> **Required work**
In the records below, take the line containing "Dmitri's preferences over" and reproduce it and every subsequent line exactly, adding nothing.

───── Excerpted records ─────

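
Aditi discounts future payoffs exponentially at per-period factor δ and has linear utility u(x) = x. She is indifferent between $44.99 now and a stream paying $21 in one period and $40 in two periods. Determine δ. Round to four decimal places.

Equating present values: 44.99 = 21δ + 40δ².
So 40δ² + 21δ − 44.99 = 0.
The positive root is δ = [−21 + √(21² + 4·40·44.99)] / (2·40) = (−21 + 87.404)/80 ≈ 0.8300.

δ ≈ 0.8300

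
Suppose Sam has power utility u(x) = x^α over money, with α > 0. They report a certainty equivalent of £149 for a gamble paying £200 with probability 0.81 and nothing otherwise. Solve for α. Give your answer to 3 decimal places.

Since u(0) = 0, the lottery's EU is 0.81·200^α.
Setting u(149) equal to that: 149^α = 0.81·200^α ⇒ (149/200)^α = 0.81.
α = ln(0.81) / ln(149/200) = -0.210721/-0.294371 ≈ 0.716.

α ≈ 0.716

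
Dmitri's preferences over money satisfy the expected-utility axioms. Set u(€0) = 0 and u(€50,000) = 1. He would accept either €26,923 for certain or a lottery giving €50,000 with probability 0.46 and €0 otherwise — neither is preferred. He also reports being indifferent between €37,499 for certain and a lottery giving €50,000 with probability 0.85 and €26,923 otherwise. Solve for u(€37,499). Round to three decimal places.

From the first indifference, u(€26,923) = 0.46·u(€50,000) + 0.54·u(€0) = 0.46·1 + 0.54·0 = 0.46.
Chaining: u(€37,499) = 0.85·1.00 + 0.15·0.46 = 0.9190.

0.919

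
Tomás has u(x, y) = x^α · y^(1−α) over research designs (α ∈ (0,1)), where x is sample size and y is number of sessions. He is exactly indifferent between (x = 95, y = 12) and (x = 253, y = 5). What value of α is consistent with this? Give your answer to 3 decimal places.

α ≈ 0.472

Set the two utilities equal: 95^α·12^(1−α) = 253^α·5^(1−α).
(95/253)^α = (5/12)^(1−α); take logs: α·ln(95/253) = (1−α)·ln(5/12), i.e. α·-0.979513 = (1−α)·-0.875469.
So α/(1−α) = (-0.875469)/(-0.979513) = 0.893780, and α = 0.893780/1.893780 ≈ 0.472.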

─────

> **Answer section**
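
Dmitri's preferences over money satisfy the expected-utility axioms. Set u(€0) = 0 and u(€50,000) = 1. He would accept either €26,923 for certain or a lottery giving €50,000 with probability 0.46 and €0 otherwise — neither is preferred. He also reports being indifferent between €37,499 for certain and a lottery giving €50,000 with probability 0.85 and €26,923 otherwise. Solve for u(€37,499). Round to three decimal places.

From the first indifference, u(€26,923) = 0.46·u(€50,000) + 0.54·u(€0) = 0.46·1 + 0.54·0 = 0.46.
Chaining: u(€37,499) = 0.85·1.00 + 0.15·0.46 = 0.9190.

0.919

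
Tomás has u(x, y) = x^α · y^(1−α) over research designs (α ∈ (0,1)), where x is sample size and y is number of sessions. He is exactly indifferent between (x = 95, y = 12) and (x = 253, y = 5). What value of α is consistent with this? Give your answer to 3 decimal places.

α ≈ 0.472

Set the two utilities equal: 95^α·12^(1−α) = 253^α·5^(1−α).
(95/253)^α = (5/12)^(1−α); take logs: α·ln(95/253) = (1−α)·ln(5/12), i.e. α·-0.979513 = (1−α)·-0.875469.
So α/(1−α) = (-0.875469)/(-0.979513) = 0.893780, and α = 0.893780/1.893780 ≈ 0.472.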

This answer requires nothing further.